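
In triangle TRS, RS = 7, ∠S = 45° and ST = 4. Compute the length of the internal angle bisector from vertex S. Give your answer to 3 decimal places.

By the law of cosines, TR² = RS² + ST² − 2·RS·ST·cos S = 25.402, so TR ≈ 5.04.
The bisector from S has length 2·RS·ST·cos(∠S/2)/(RS+ST) ≈ 4.7034.

t_S ≈ 4.703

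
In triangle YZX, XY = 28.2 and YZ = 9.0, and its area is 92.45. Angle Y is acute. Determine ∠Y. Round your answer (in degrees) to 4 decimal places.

From area = ½·XY·YZ·sin Y, we get sin Y = 2·area/(XY·YZ) ≈ 0.72853.
Taking the acute solution, ∠Y ≈ 46.76°.

∠Y ≈ 46.7630°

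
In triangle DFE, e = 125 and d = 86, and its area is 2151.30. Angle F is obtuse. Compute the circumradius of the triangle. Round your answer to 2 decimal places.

From area = ½·e·d·sin F, we get sin F = 2·area/(e·d) ≈ 0.40024.
Taking the obtuse solution, ∠F ≈ 156.41°.
Law of cosines then gives f ≈ 206.7.
Circumradius = f/(2 sin F) ≈ 258.22.

R ≈ 258.22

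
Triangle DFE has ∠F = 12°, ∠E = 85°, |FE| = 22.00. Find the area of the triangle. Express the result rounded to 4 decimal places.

The third angle is ∠D = 180° − ∠F − ∠E = 83.00°.
Law of sines: |ED| = |FE|·sin F/sin D ≈ 4.6084.
Law of sines: |DF| = |FE|·sin E/sin D ≈ 22.081.
Area = ½·|FE|·|ED|·sin E ≈ 50.5.

50.4996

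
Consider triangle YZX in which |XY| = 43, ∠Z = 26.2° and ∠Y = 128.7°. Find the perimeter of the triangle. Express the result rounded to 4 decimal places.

The third angle is ∠X = 180° − ∠Y − ∠Z = 25.10°.
Law of sines: |ZX| = |XY|·sin Y/sin Z ≈ 76.009.
Law of sines: |YZ| = |XY|·sin X/sin Z ≈ 41.314.
Semiperimeter s = (76.009+43+41.314)/2 = 80.162.
Perimeter = 76.009 + 43 + 41.314 = 160.32.

perimeter ≈ 160.3237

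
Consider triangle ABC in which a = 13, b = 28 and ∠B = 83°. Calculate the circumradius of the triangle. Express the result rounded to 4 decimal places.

R ≈ 14.1051

Law of sines: sin A = a·sin B/b ≈ 0.46082.
Since b ≥ a, only the acute value applies: ∠A ≈ 27.44°.
Then ∠C = 180° − ∠B − ∠A ≈ 69.56°.
Law of sines gives c = b·sin C/sin B ≈ 26.434.
Circumradius = b/(2 sin B) ≈ 14.105.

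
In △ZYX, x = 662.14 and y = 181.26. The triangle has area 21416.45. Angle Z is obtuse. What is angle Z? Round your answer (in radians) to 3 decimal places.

From area = ½·y·x·sin Z, we get sin Z = 2·area/(y·x) ≈ 0.35688.
Taking the obtuse solution, ∠Z ≈ 2.777 rad.

2.777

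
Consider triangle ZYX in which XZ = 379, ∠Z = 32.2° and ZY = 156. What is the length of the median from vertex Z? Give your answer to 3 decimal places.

m_Z ≈ 258.862

By the law of cosines, YX² = XZ² + ZY² − 2·XZ·ZY·cos Z = 67916, so YX ≈ 260.61.
Median from Z: ½√(2·XZ² + 2·ZY² − YX²) ≈ 258.86.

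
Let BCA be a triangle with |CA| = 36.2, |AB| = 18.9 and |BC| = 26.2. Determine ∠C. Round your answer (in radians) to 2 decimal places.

By the law of cosines, cos C = (|BC|² + |CA|² − |AB|²) / (2·|BC|·|CA|) ≈ 0.86440, so ∠C ≈ 0.527 rad.

∠C ≈ 0.53 rad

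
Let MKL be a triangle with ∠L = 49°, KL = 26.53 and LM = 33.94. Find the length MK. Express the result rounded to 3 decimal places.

By the law of cosines, MK² = KL² + LM² − 2·KL·LM·cos L = 674.3, so MK ≈ 25.967.

25.967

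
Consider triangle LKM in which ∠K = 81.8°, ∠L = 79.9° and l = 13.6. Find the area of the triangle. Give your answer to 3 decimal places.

29.194

The third angle is ∠M = 180° − ∠L − ∠K = 18.30°.
Law of sines: k = l·sin K/sin L ≈ 13.673.
Law of sines: m = l·sin M/sin L ≈ 4.3375.
Area = ½·l·k·sin M ≈ 29.194.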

TASK DETAILS: Restate the records above word for word.

RESPONSE AREA:
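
In triangle TRS, RS = 7, ∠S = 45° and ST = 4. Compute the length of the internal angle bisector from vertex S. Give your answer to 3 decimal places.

By the law of cosines, TR² = RS² + ST² − 2·RS·ST·cos S = 25.402, so TR ≈ 5.04.
The bisector from S has length 2·RS·ST·cos(∠S/2)/(RS+ST) ≈ 4.7034.

t_S ≈ 4.703

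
In triangle YZX, XY = 28.2 and YZ = 9.0, and its area is 92.45. Angle Y is acute. Determine ∠Y. Round your answer (in degrees) to 4 decimal places.

From area = ½·XY·YZ·sin Y, we get sin Y = 2·area/(XY·YZ) ≈ 0.72853.
Taking the acute solution, ∠Y ≈ 46.76°.

∠Y ≈ 46.7630°

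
In triangle DFE, e = 125 and d = 86, and its area is 2151.30. Angle F is obtuse. Compute the circumradius of the triangle. Round your answer to 2 decimal places.

From area = ½·e·d·sin F, we get sin F = 2·area/(e·d) ≈ 0.40024.
Taking the obtuse solution, ∠F ≈ 156.41°.
Law of cosines then gives f ≈ 206.7.
Circumradius = f/(2 sin F) ≈ 258.22.

R ≈ 258.22

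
Triangle DFE has ∠F = 12°, ∠E = 85°, |FE| = 22.00. Find the area of the triangle. Express the result rounded to 4 decimal places.

The third angle is ∠D = 180° − ∠F − ∠E = 83.00°.
Law of sines: |ED| = |FE|·sin F/sin D ≈ 4.6084.
Law of sines: |DF| = |FE|·sin E/sin D ≈ 22.081.
Area = ½·|FE|·|ED|·sin E ≈ 50.5.

50.4996

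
Consider triangle YZX in which |XY| = 43, ∠Z = 26.2° and ∠Y = 128.7°. Find the perimeter of the triangle. Express the result rounded to 4 decimal places.

The third angle is ∠X = 180° − ∠Y − ∠Z = 25.10°.
Law of sines: |ZX| = |XY|·sin Y/sin Z ≈ 76.009.
Law of sines: |YZ| = |XY|·sin X/sin Z ≈ 41.314.
Semiperimeter s = (76.009+43+41.314)/2 = 80.162.
Perimeter = 76.009 + 43 + 41.314 = 160.32.

perimeter ≈ 160.3237

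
Consider triangle ABC in which a = 13, b = 28 and ∠B = 83°. Calculate the circumradius of the triangle. Express the result rounded to 4 decimal places.

R ≈ 14.1051

Law of sines: sin A = a·sin B/b ≈ 0.46082.
Since b ≥ a, only the acute value applies: ∠A ≈ 27.44°.
Then ∠C = 180° − ∠B − ∠A ≈ 69.56°.
Law of sines gives c = b·sin C/sin B ≈ 26.434.
Circumradius = b/(2 sin B) ≈ 14.105.

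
In △ZYX, x = 662.14 and y = 181.26. The triangle has area 21416.45. Angle Z is obtuse. What is angle Z? Round your answer (in radians) to 3 decimal places.

From area = ½·y·x·sin Z, we get sin Z = 2·area/(y·x) ≈ 0.35688.
Taking the obtuse solution, ∠Z ≈ 2.777 rad.

2.777

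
Consider triangle ZYX in which XZ = 379, ∠Z = 32.2° and ZY = 156. What is the length of the median from vertex Z? Give your answer to 3 decimal places.

m_Z ≈ 258.862

By the law of cosines, YX² = XZ² + ZY² − 2·XZ·ZY·cos Z = 67916, so YX ≈ 260.61.
Median from Z: ½√(2·XZ² + 2·ZY² − YX²) ≈ 258.86.

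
Let BCA be a triangle with |CA| = 36.2, |AB| = 18.9 and |BC| = 26.2. Determine ∠C. Round your answer (in radians) to 2 decimal places.

By the law of cosines, cos C = (|BC|² + |CA|² − |AB|²) / (2·|BC|·|CA|) ≈ 0.86440, so ∠C ≈ 0.527 rad.

∠C ≈ 0.53 rad

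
Let MKL be a triangle with ∠L = 49°, KL = 26.53 and LM = 33.94. Find the length MK. Express the result rounded to 3 decimal places.

By the law of cosines, MK² = KL² + LM² − 2·KL·LM·cos L = 674.3, so MK ≈ 25.967.

25.967

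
Consider triangle LKM in which ∠K = 81.8°, ∠L = 79.9° and l = 13.6. Find the area of the triangle. Give your answer to 3 decimal places.

29.194

The third angle is ∠M = 180° − ∠L − ∠K = 18.30°.
Law of sines: k = l·sin K/sin L ≈ 13.673.
Law of sines: m = l·sin M/sin L ≈ 4.3375.
Area = ½·l·k·sin M ≈ 29.194.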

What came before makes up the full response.